**Extracted material:**
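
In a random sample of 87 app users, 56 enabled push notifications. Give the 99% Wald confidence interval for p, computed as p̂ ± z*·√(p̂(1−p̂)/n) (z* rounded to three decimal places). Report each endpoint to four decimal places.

The sample proportion is 56/87 = 0.64368.
SE = √(p̂(1−p̂)/n) = √(0.229357/87) = 0.051345.
The 99% critical value is z* = 2.576.
Margin of error: 2.576 × 0.051345 = 0.13226.
Interval: 0.64368 ± 0.13226 → (0.5114, 0.7759).

(0.5114, 0.7759)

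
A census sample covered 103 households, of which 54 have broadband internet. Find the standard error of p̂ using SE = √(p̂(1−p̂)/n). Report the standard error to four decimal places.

SE = 0.0492

Sample proportion p̂ = 54/103 = 0.52427.
p̂(1−p̂) = 0.249411.
SE = √(0.249411/103) = 0.0492.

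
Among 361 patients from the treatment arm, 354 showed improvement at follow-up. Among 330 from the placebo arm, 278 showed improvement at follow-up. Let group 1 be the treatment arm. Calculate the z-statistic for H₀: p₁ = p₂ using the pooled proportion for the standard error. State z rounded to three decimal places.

z = 6.493

Sample proportions: p̂₁ = 354/361 = 0.98061 and p̂₂ = 278/330 = 0.84242.
Pooling: p̂ = 632/691 = 0.91462.
Pooled SE = √[0.0780932·0.00580039] ≈ 0.021283.
z = (p̂₁ − p̂₂)/SE = (0.98061 − 0.84242)/0.021283 = 0.13819/0.021283 = 6.493.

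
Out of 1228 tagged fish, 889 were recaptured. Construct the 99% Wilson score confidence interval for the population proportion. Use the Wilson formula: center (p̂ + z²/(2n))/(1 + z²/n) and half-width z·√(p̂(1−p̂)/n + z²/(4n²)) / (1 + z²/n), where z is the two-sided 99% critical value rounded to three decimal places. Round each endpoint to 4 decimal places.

(0.6899, 0.7555)

p̂ = 889/1228 = 0.72394; z = 2.576, so z² = 6.635776.
1 + z²/n = 1.005404.
Adjusted center: (0.72394 + z²/(2n))/1.005404 = 0.72274.
Radicand: p̂(1−p̂)/n + z²/(4n²) = 0.000162745 + 0.000001100 = 0.000163845.
Half-width = z·√(radicand)/denom = 2.576·0.012800/1.005404 = 0.03280.
Interval: 0.72274 ± 0.03280 → (0.6899, 0.7555).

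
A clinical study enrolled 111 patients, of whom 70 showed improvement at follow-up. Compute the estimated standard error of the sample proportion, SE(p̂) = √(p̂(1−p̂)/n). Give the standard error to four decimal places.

SE = 0.0458

Sample proportion p̂ = 70/111 = 0.63063.
p̂(1−p̂) = 0.232936.
SE = √(0.232936/111) = √0.002098523 = 0.0458.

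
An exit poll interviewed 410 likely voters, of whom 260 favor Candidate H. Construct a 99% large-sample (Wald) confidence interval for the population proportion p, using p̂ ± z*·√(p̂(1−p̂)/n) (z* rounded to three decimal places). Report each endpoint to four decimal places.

(0.5729, 0.6954)

p̂ = 260/410 = 0.63415.
SE = √(p̂(1−p̂)/n) = √(0.232005/410) = 0.023788.
The 99% critical value is z* = 2.576.
Margin of error: 2.576 × 0.023788 = 0.06128.
So the interval runs from 0.5729 to 0.6954.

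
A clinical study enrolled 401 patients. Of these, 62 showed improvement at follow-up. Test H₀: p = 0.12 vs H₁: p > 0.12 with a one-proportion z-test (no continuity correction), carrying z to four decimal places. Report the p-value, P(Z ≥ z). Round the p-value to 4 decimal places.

With x = 62 successes in n = 401, p̂ = 0.15461.
SE₀ = √(0.12·0.88/401) = 0.016228.
z = (p̂ − p₀)/SE = (62/401 − 0.12)/0.016228 ≈ 2.1330.
From the standard normal, P(Z ≥ z) = 0.0165.

p-value = 0.0165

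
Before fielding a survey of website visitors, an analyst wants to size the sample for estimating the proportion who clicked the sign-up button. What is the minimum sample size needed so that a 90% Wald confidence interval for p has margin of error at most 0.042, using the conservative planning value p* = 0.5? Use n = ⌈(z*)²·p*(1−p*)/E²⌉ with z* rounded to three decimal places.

n = 384

For 90% confidence, z* = 1.645.
p*(1−p*) = 0.2500.
(z*)²·p*(1−p*)/E² = 2.706025·0.2500/0.001764 = 383.507.
⌈383.507⌉ = 384.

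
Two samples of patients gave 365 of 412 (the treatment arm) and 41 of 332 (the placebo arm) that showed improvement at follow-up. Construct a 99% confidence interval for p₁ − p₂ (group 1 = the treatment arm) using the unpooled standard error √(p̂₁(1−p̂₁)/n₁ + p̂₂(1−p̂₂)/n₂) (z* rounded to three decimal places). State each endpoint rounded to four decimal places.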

**Directions for this task:**
Exactly as written, please output every entry.

**Task result:**
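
In a random sample of 87 app users, 56 enabled push notifications. Give the 99% Wald confidence interval for p, computed as p̂ ± z*·√(p̂(1−p̂)/n) (z* rounded to three decimal places). Report each endpoint to four decimal places.

The sample proportion is 56/87 = 0.64368.
SE = √(p̂(1−p̂)/n) = √(0.229357/87) = 0.051345.
The 99% critical value is z* = 2.576.
Margin of error: 2.576 × 0.051345 = 0.13226.
Interval: 0.64368 ± 0.13226 → (0.5114, 0.7759).

(0.5114, 0.7759)

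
A census sample covered 103 households, of which 54 have broadband internet. Find the standard error of p̂ using SE = √(p̂(1−p̂)/n). Report the standard error to four decimal places.

SE = 0.0492

Sample proportion p̂ = 54/103 = 0.52427.
p̂(1−p̂) = 0.249411.
SE = √(0.249411/103) = 0.0492.

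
Among 361 patients from the treatment arm, 354 showed improvement at follow-up. Among 330 from the placebo arm, 278 showed improvement at follow-up. Let group 1 be the treatment arm. Calculate the z-statistic for H₀: p₁ = p₂ using the pooled proportion for the standard error. State z rounded to three decimal places.

z = 6.493

Sample proportions: p̂₁ = 354/361 = 0.98061 and p̂₂ = 278/330 = 0.84242.
Pooling: p̂ = 632/691 = 0.91462.
Pooled SE = √[0.0780932·0.00580039] ≈ 0.021283.
z = (p̂₁ − p̂₂)/SE = (0.98061 − 0.84242)/0.021283 = 0.13819/0.021283 = 6.493.

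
Out of 1228 tagged fish, 889 were recaptured. Construct the 99% Wilson score confidence interval for the population proportion. Use the Wilson formula: center (p̂ + z²/(2n))/(1 + z²/n) and half-width z·√(p̂(1−p̂)/n + z²/(4n²)) / (1 + z²/n), where z is the two-sided 99% critical value rounded to three decimal places. Round each endpoint to 4 decimal places.

(0.6899, 0.7555)

p̂ = 889/1228 = 0.72394; z = 2.576, so z² = 6.635776.
1 + z²/n = 1.005404.
Adjusted center: (0.72394 + z²/(2n))/1.005404 = 0.72274.
Radicand: p̂(1−p̂)/n + z²/(4n²) = 0.000162745 + 0.000001100 = 0.000163845.
Half-width = z·√(radicand)/denom = 2.576·0.012800/1.005404 = 0.03280.
Interval: 0.72274 ± 0.03280 → (0.6899, 0.7555).

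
A clinical study enrolled 111 patients, of whom 70 showed improvement at follow-up. Compute the estimated standard error of the sample proportion, SE(p̂) = √(p̂(1−p̂)/n). Give the standard error to four decimal places.

SE = 0.0458

Sample proportion p̂ = 70/111 = 0.63063.
p̂(1−p̂) = 0.232936.
SE = √(0.232936/111) = √0.002098523 = 0.0458.

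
An exit poll interviewed 410 likely voters, of whom 260 favor Candidate H. Construct a 99% large-sample (Wald) confidence interval for the population proportion p, using p̂ ± z*·√(p̂(1−p̂)/n) (z* rounded to three decimal places). Report each endpoint to four decimal places.

(0.5729, 0.6954)

p̂ = 260/410 = 0.63415.
SE = √(p̂(1−p̂)/n) = √(0.232005/410) = 0.023788.
The 99% critical value is z* = 2.576.
Margin of error: 2.576 × 0.023788 = 0.06128.
So the interval runs from 0.5729 to 0.6954.

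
A clinical study enrolled 401 patients. Of these, 62 showed improvement at follow-up. Test H₀: p = 0.12 vs H₁: p > 0.12 with a one-proportion z-test (no continuity correction), carrying z to four decimal places. Report the p-value, P(Z ≥ z). Round the p-value to 4 decimal places.

With x = 62 successes in n = 401, p̂ = 0.15461.
SE₀ = √(0.12·0.88/401) = 0.016228.
z = (p̂ − p₀)/SE = (62/401 − 0.12)/0.016228 ≈ 2.1330.
From the standard normal, P(Z ≥ z) = 0.0165.

p-value = 0.0165

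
Before fielding a survey of website visitors, an analyst wants to size the sample for estimating the proportion who clicked the sign-up button. What is the minimum sample size needed so that a 90% Wald confidence interval for p has margin of error at most 0.042, using the conservative planning value p* = 0.5? Use n = ⌈(z*)²·p*(1−p*)/E²⌉ with z* rounded to three decimal places.

n = 384

For 90% confidence, z* = 1.645.
p*(1−p*) = 0.2500.
(z*)²·p*(1−p*)/E² = 2.706025·0.2500/0.001764 = 383.507.
⌈383.507⌉ = 384.

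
Two samples of patients gave 365 of 412 (the treatment arm) and 41 of 332 (the placebo arm) that showed improvement at follow-up. Construct a 99% confidence interval for p₁ − p₂ (group 1 = the treatment arm) using the unpooled standard error √(p̂₁(1−p̂₁)/n₁ + p̂₂(1−p̂₂)/n₂) (z* rounded to three decimal places). State each endpoint rounded to four decimal places.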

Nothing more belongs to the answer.